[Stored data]
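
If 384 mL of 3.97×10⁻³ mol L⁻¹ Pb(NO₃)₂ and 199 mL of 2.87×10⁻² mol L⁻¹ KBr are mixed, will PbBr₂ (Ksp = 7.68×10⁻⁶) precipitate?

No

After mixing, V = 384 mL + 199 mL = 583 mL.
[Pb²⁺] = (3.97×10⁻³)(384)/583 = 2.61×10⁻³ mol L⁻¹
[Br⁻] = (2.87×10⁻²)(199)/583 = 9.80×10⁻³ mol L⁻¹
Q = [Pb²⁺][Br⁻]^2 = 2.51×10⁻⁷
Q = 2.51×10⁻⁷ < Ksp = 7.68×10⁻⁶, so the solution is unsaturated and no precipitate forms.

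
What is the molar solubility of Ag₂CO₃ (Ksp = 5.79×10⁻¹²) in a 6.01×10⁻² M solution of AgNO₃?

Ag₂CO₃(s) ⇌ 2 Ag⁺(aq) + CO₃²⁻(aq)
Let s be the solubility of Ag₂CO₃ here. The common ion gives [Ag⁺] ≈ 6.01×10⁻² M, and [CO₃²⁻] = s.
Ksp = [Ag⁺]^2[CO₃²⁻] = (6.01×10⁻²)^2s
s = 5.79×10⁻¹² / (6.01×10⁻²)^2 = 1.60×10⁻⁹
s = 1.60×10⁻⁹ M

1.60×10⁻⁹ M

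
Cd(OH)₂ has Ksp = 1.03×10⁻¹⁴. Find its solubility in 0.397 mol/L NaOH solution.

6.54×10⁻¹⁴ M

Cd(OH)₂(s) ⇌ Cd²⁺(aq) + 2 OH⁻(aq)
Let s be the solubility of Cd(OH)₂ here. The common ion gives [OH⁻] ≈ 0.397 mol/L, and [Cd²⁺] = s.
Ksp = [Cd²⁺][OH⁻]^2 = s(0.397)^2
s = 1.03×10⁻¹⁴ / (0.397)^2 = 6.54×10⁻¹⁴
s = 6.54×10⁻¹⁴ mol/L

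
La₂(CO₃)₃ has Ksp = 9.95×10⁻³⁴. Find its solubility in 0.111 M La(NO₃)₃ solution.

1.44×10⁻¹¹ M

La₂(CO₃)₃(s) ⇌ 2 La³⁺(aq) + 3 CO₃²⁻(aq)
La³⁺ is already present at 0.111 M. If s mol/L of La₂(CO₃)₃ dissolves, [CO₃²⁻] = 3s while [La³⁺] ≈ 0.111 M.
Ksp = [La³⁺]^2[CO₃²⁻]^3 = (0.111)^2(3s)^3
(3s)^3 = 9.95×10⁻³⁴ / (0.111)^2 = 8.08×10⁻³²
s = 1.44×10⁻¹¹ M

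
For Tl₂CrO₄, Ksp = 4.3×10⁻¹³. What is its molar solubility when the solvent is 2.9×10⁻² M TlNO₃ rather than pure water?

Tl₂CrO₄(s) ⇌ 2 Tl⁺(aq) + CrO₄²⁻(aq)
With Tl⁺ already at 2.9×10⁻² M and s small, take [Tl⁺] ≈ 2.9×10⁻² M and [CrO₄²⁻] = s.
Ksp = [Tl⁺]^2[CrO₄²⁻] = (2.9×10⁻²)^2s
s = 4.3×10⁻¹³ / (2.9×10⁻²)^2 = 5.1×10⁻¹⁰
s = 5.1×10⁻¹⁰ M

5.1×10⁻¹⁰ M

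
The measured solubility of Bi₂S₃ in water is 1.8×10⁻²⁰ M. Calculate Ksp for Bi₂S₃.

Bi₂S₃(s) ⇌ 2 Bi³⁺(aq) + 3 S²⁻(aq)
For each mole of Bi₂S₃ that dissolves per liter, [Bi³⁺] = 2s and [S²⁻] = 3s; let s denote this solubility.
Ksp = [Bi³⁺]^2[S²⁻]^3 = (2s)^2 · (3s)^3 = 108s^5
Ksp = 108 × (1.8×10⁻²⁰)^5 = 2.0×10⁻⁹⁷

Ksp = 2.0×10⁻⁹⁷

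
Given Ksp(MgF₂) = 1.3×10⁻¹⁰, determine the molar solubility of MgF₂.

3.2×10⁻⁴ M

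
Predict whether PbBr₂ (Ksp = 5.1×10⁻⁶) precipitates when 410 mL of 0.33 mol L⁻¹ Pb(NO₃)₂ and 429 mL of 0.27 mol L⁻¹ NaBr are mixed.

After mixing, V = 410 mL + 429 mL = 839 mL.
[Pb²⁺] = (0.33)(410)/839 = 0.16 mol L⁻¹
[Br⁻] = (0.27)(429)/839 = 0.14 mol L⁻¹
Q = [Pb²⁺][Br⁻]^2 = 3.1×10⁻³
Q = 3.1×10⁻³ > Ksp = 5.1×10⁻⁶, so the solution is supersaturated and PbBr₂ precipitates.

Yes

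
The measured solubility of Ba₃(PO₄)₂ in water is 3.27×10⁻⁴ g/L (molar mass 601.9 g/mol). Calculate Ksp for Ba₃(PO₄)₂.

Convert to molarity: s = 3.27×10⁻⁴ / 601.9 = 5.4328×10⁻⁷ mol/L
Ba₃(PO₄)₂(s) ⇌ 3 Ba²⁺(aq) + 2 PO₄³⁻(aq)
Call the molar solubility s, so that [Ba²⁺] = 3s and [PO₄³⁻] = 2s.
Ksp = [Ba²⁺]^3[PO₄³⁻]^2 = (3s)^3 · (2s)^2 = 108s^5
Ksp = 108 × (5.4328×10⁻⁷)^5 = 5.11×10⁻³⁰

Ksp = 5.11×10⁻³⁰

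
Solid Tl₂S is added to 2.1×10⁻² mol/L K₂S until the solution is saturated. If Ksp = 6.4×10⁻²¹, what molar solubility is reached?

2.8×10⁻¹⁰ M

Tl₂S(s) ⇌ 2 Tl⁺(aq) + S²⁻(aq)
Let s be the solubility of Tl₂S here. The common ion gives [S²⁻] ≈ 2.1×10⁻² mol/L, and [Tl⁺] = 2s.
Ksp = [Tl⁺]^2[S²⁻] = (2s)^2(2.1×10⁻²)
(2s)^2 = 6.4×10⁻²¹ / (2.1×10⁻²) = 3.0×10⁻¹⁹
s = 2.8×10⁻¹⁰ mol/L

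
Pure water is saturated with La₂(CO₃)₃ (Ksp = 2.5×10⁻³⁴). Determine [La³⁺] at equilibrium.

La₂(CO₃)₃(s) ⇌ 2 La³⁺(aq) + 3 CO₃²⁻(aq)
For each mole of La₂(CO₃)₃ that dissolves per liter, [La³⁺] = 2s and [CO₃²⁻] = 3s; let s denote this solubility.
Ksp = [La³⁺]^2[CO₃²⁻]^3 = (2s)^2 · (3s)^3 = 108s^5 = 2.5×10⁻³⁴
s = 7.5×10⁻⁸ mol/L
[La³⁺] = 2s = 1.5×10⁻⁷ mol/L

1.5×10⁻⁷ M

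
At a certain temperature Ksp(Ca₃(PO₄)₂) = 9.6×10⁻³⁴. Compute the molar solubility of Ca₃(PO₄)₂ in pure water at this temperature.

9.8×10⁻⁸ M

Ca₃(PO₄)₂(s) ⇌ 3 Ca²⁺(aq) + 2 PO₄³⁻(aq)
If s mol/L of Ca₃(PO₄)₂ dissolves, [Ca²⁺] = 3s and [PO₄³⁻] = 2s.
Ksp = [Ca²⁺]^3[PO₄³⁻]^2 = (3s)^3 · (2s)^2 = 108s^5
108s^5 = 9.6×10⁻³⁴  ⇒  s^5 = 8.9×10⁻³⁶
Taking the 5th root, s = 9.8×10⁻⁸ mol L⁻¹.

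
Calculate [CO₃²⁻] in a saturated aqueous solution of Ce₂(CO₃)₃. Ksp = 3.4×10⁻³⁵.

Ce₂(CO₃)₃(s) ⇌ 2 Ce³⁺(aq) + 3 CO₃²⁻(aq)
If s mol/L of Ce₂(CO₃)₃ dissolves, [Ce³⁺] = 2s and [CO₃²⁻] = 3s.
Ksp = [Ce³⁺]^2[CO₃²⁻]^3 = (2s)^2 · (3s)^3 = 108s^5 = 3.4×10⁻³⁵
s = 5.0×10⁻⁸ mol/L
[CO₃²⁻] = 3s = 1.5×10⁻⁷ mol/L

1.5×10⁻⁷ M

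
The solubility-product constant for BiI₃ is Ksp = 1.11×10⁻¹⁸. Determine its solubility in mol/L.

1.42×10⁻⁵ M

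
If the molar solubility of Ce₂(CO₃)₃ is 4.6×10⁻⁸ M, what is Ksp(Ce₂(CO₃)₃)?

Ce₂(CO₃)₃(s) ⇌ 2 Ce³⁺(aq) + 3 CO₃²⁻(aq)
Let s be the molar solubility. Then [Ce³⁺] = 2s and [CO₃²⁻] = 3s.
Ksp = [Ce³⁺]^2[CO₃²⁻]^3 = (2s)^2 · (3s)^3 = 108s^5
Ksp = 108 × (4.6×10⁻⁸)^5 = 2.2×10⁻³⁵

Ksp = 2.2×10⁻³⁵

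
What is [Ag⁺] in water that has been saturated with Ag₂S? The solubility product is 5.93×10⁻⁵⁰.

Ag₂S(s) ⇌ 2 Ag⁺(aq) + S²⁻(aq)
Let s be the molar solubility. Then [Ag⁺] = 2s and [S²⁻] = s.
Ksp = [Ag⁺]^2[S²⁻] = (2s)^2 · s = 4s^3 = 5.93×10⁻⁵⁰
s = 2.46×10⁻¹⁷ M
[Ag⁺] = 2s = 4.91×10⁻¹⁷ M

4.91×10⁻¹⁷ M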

Exercise objective
Beginning at the line that contains "The solubility-product constant", reproduce every line down to the last line of the entries above, exactly and only those.

Result of this task
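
The solubility-product constant for BiI₃ is Ksp = 1.11×10⁻¹⁸. Determine its solubility in mol/L.

1.42×10⁻⁵ M

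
If the molar solubility of Ce₂(CO₃)₃ is 4.6×10⁻⁸ M, what is Ksp(Ce₂(CO₃)₃)?

Ce₂(CO₃)₃(s) ⇌ 2 Ce³⁺(aq) + 3 CO₃²⁻(aq)
Let s be the molar solubility. Then [Ce³⁺] = 2s and [CO₃²⁻] = 3s.
Ksp = [Ce³⁺]^2[CO₃²⁻]^3 = (2s)^2 · (3s)^3 = 108s^5
Ksp = 108 × (4.6×10⁻⁸)^5 = 2.2×10⁻³⁵

Ksp = 2.2×10⁻³⁵

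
What is [Ag⁺] in water that has been saturated with Ag₂S? The solubility product is 5.93×10⁻⁵⁰.

Ag₂S(s) ⇌ 2 Ag⁺(aq) + S²⁻(aq)
Let s be the molar solubility. Then [Ag⁺] = 2s and [S²⁻] = s.
Ksp = [Ag⁺]^2[S²⁻] = (2s)^2 · s = 4s^3 = 5.93×10⁻⁵⁰
s = 2.46×10⁻¹⁷ M
[Ag⁺] = 2s = 4.91×10⁻¹⁷ M

4.91×10⁻¹⁷ M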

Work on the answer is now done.